(Records from a data collection)
*** Begin section ***

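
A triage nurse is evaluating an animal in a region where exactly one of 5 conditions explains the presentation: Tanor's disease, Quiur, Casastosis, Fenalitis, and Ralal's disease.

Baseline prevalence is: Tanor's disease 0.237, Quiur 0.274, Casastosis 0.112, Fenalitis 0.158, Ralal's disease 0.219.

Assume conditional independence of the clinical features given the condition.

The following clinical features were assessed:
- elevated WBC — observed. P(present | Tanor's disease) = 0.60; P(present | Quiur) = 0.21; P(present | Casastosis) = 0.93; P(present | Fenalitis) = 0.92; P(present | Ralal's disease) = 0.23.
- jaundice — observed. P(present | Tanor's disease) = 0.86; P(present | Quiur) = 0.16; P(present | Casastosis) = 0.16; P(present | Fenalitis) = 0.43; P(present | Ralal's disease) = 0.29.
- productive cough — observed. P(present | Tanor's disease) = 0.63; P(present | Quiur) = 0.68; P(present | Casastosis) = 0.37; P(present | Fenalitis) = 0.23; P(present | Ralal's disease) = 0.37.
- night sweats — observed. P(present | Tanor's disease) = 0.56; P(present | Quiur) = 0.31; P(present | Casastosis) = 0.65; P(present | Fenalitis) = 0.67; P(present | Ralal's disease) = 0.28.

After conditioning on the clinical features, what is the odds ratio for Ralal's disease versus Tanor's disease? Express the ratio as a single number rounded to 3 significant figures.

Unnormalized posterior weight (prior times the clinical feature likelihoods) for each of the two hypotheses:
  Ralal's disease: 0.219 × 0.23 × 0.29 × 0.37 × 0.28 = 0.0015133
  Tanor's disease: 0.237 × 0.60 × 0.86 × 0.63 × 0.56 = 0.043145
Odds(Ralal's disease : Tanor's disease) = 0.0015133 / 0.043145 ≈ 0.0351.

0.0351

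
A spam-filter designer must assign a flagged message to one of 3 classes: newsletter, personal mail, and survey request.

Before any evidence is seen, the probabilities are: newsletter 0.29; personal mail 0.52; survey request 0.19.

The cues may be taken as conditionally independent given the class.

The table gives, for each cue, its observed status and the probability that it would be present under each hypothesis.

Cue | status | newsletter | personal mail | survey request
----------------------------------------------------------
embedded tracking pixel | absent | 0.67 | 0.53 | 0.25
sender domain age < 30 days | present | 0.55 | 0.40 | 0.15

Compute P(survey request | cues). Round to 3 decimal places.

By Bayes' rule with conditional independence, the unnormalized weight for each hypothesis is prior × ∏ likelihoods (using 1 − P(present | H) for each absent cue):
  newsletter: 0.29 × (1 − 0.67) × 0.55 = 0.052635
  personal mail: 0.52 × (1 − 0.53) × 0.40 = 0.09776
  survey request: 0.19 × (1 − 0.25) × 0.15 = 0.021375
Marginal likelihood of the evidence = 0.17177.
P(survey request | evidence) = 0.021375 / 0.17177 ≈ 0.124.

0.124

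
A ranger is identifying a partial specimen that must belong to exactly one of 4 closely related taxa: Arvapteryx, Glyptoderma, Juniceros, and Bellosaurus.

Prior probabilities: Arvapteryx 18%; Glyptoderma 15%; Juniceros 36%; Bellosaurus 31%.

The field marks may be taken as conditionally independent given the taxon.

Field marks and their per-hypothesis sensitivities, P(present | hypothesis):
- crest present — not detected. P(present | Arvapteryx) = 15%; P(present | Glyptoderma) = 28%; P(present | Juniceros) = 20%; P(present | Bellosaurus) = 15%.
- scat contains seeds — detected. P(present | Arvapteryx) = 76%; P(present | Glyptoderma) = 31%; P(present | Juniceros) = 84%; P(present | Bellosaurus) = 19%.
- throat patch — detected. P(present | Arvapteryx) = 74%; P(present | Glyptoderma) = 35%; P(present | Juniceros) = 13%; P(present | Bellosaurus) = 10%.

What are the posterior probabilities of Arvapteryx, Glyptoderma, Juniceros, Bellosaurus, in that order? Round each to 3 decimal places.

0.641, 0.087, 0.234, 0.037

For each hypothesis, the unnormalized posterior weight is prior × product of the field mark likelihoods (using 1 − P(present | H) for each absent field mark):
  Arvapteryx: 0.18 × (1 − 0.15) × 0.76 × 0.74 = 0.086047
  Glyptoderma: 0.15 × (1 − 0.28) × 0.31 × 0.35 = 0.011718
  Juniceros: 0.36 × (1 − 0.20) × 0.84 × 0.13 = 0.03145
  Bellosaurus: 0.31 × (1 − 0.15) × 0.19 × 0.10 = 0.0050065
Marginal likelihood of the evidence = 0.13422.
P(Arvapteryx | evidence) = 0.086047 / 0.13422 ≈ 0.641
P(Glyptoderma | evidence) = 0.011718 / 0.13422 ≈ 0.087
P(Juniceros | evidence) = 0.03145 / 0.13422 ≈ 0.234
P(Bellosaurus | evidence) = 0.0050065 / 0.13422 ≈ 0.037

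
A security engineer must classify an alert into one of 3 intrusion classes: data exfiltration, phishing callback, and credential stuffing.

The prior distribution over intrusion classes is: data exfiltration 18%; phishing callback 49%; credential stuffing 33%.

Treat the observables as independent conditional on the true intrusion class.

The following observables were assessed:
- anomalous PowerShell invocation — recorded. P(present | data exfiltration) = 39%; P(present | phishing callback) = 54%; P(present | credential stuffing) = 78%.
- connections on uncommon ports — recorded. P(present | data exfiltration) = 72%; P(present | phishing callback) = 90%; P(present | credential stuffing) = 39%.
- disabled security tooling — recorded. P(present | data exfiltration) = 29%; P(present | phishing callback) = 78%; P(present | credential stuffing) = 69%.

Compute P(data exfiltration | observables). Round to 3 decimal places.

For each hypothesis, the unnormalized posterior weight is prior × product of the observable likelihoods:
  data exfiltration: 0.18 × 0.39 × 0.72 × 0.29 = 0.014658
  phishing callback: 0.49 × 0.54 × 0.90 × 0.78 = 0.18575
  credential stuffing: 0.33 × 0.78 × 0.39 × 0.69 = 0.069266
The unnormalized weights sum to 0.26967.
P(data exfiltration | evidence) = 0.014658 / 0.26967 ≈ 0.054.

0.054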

*** End section ***
*** Begin section ***

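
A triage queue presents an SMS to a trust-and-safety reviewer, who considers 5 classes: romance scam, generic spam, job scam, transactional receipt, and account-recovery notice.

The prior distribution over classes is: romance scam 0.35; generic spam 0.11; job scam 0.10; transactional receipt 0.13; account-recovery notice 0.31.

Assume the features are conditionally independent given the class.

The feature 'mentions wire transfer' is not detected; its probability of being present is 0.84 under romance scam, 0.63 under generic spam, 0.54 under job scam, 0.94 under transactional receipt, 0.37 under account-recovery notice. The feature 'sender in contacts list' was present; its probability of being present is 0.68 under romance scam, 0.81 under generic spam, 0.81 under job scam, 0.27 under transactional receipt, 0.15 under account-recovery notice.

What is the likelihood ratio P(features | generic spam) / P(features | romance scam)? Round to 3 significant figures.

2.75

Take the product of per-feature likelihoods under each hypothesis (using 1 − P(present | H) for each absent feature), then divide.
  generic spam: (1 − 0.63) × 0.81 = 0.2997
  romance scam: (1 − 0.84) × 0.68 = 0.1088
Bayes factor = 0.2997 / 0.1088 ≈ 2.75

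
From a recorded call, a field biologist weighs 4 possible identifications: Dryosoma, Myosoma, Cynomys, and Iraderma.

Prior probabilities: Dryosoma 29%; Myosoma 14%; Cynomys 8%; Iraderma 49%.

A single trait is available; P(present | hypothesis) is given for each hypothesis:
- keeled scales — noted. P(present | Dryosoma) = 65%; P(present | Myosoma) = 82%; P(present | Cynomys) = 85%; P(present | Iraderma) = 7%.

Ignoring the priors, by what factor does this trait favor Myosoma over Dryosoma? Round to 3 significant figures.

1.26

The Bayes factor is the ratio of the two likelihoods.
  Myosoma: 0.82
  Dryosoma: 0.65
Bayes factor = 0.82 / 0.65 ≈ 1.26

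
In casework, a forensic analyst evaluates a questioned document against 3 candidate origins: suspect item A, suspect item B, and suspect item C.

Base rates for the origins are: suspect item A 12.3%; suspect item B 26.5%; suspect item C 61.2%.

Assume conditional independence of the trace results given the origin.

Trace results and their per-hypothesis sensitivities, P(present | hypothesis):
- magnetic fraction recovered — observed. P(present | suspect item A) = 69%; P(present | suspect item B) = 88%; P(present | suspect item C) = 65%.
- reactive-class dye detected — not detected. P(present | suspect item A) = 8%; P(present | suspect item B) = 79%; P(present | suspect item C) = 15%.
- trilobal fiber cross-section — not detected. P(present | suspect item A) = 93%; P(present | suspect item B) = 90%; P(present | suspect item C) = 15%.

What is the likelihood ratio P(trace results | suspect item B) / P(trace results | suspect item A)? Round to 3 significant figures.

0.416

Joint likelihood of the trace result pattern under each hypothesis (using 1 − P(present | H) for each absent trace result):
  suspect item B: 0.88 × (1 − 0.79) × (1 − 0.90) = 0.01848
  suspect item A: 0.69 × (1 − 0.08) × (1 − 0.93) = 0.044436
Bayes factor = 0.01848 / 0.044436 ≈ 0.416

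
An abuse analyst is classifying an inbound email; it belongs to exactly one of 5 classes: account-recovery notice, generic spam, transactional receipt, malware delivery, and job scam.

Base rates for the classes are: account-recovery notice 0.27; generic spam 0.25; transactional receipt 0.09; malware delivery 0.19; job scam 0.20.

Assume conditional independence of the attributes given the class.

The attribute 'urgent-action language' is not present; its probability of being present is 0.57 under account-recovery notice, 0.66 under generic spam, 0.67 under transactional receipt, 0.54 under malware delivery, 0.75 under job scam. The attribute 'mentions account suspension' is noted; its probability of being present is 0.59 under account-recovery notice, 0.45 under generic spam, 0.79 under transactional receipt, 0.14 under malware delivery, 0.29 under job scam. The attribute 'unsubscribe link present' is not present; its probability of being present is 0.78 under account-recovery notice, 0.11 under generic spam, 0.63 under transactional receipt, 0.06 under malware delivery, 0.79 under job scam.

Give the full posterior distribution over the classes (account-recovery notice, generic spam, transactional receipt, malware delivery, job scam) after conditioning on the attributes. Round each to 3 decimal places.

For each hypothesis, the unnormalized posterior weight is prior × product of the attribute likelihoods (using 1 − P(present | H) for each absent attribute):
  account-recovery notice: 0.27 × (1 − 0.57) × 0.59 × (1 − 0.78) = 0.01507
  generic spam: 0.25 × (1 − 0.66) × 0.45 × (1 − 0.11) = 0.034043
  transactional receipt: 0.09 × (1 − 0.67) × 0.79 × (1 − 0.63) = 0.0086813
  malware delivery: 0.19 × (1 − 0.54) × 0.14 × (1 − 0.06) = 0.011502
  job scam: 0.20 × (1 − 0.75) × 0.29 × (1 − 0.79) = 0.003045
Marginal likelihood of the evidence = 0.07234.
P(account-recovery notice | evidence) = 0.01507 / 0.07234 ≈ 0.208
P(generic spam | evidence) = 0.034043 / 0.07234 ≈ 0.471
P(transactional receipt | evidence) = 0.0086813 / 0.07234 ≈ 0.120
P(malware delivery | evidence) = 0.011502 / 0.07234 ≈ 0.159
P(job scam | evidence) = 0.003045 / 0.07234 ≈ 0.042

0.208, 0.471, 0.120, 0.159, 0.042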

*** End section ***
*** Begin section ***

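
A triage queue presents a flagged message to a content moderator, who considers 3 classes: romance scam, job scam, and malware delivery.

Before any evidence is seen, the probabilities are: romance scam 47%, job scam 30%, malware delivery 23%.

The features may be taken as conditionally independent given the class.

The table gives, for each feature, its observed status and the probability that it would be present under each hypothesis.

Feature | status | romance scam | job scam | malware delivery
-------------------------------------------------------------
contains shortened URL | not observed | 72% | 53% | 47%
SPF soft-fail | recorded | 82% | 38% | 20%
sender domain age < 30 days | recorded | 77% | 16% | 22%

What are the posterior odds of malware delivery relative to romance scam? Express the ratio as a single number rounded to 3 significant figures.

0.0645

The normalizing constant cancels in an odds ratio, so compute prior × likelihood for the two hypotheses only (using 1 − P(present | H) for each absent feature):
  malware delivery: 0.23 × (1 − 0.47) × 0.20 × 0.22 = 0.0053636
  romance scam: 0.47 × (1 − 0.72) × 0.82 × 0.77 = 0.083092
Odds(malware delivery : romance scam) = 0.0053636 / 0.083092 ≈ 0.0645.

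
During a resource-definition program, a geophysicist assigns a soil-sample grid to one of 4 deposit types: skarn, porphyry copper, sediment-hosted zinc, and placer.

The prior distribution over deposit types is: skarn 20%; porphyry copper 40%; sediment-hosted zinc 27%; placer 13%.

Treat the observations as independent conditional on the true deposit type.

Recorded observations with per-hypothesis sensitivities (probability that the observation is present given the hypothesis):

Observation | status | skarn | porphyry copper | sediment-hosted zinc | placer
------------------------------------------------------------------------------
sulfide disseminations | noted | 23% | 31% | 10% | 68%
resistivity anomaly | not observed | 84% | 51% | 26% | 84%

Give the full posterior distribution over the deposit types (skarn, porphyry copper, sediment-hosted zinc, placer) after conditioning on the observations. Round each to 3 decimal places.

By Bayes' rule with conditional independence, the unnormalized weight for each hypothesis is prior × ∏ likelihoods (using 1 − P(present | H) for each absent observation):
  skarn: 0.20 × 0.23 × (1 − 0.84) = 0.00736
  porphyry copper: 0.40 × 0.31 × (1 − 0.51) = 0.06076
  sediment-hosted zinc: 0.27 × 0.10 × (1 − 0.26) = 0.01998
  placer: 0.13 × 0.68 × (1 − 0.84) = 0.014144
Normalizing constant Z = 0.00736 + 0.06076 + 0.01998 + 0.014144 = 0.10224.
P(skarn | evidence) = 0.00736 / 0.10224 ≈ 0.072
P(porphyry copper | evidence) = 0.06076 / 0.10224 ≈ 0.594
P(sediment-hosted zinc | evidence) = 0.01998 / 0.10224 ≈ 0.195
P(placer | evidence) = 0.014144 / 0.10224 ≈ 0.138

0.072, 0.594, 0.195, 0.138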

*** End section ***

Work instructions
Only the lines above from the line containing "The feature 'mentions" through the line containing "From a recorded" should be retyped, exactly and with both ends included.

Solution for this problem
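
The feature 'mentions wire transfer' is not detected; its probability of being present is 0.84 under romance scam, 0.63 under generic spam, 0.54 under job scam, 0.94 under transactional receipt, 0.37 under account-recovery notice. The feature 'sender in contacts list' was present; its probability of being present is 0.68 under romance scam, 0.81 under generic spam, 0.81 under job scam, 0.27 under transactional receipt, 0.15 under account-recovery notice.

What is the likelihood ratio P(features | generic spam) / P(features | romance scam)? Round to 3 significant figures.

2.75

Take the product of per-feature likelihoods under each hypothesis (using 1 − P(present | H) for each absent feature), then divide.
  generic spam: (1 − 0.63) × 0.81 = 0.2997
  romance scam: (1 − 0.84) × 0.68 = 0.1088
Bayes factor = 0.2997 / 0.1088 ≈ 2.75

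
From a recorded call, a field biologist weighs 4 possible identifications: Dryosoma, Myosoma, Cynomys, and Iraderma.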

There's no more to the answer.